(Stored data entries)
* * * * * * * * *
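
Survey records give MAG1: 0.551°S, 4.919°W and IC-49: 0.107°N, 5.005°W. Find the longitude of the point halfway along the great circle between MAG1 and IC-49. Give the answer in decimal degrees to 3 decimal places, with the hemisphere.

4.962°W

Bx = cos φ₂ cos Δλ = 0.999997,  By = cos φ₂ sin Δλ = -0.001501
φₘ = atan2(sin φ₁ + sin φ₂, √((cos φ₁ + Bx)² + By²)) = -0.22200°
λₘ = λ₁ + atan2(By, cos φ₁ + Bx) = -4.96200°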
* * * * * * * * *
TASK STATEMENT: Transcribe each entry verbatim, leaving none out.

ANSWER TO THIS PROBLEM:
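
Survey records give MAG1: 0.551°S, 4.919°W and IC-49: 0.107°N, 5.005°W. Find the longitude of the point halfway along the great circle between MAG1 and IC-49. Give the answer in decimal degrees to 3 decimal places, with the hemisphere.

4.962°W

Bx = cos φ₂ cos Δλ = 0.999997,  By = cos φ₂ sin Δλ = -0.001501
φₘ = atan2(sin φ₁ + sin φ₂, √((cos φ₁ + Bx)² + By²)) = -0.22200°
λₘ = λ₁ + atan2(By, cos φ₁ + Bx) = -4.96200°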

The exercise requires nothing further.